[Data items]
*** Begin section ***

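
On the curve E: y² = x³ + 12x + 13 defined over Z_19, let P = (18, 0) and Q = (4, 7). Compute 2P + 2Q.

First 2P:
Repeated addition: build up to 2P.
2P: (18, 0) + (18, 0): same x and y₁ ≡ -y₂, so the sum is O.
2P = O.
Next 2Q:
Repeated addition: build up to 2Q.
2Q: tangent at (4, 7): λ = (3·4² + 12)/(2·7) ≡ 3/14. 14⁻¹ ≡ 15 (mod 19) since 14·15 = 210 ≡ 1, so λ ≡ 3·15 ≡ 7.
  x = λ² - 4 - 4 = 49 - 8 ≡ 3; y = λ·(4 - 3) - 7 ≡ 0. → (3, 0)
2Q = (3, 0).
Finally 2P + 2Q:
O + (3, 0) = (3, 0) (identity).

(3, 0)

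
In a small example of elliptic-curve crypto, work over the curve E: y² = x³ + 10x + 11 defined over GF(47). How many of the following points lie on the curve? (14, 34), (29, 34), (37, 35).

1

(14, 34): 34² ≡ 28, rhs ≡ 28 → on.
(29, 34): 34² ≡ 28, rhs ≡ 15 → off.
(37, 35): 35² ≡ 3, rhs ≡ 39 → off.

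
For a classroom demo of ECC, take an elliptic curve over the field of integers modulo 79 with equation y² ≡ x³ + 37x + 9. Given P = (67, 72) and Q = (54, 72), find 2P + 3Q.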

*** End section ***

## Aim of the exercise
Reproduce the data in its entirety. Keep every character unchanged.

## Output for this task
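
On the curve E: y² = x³ + 12x + 13 defined over Z_19, let P = (18, 0) and Q = (4, 7). Compute 2P + 2Q.

First 2P:
Repeated addition: build up to 2P.
2P: (18, 0) + (18, 0): same x and y₁ ≡ -y₂, so the sum is O.
2P = O.
Next 2Q:
Repeated addition: build up to 2Q.
2Q: tangent at (4, 7): λ = (3·4² + 12)/(2·7) ≡ 3/14. 14⁻¹ ≡ 15 (mod 19) since 14·15 = 210 ≡ 1, so λ ≡ 3·15 ≡ 7.
  x = λ² - 4 - 4 = 49 - 8 ≡ 3; y = λ·(4 - 3) - 7 ≡ 0. → (3, 0)
2Q = (3, 0).
Finally 2P + 2Q:
O + (3, 0) = (3, 0) (identity).

(3, 0)

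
In a small example of elliptic-curve crypto, work over the curve E: y² = x³ + 10x + 11 defined over GF(47). How many of the following points lie on the curve? (14, 34), (29, 34), (37, 35).

1

(14, 34): 34² ≡ 28, rhs ≡ 28 → on.
(29, 34): 34² ≡ 28, rhs ≡ 15 → off.
(37, 35): 35² ≡ 3, rhs ≡ 39 → off.

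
For a classroom demo of ECC, take an elliptic curve over the field of integers modulo 79 with equation y² ≡ x³ + 37x + 9. Given P = (67, 72) and Q = (54, 72), find 2P + 3Q.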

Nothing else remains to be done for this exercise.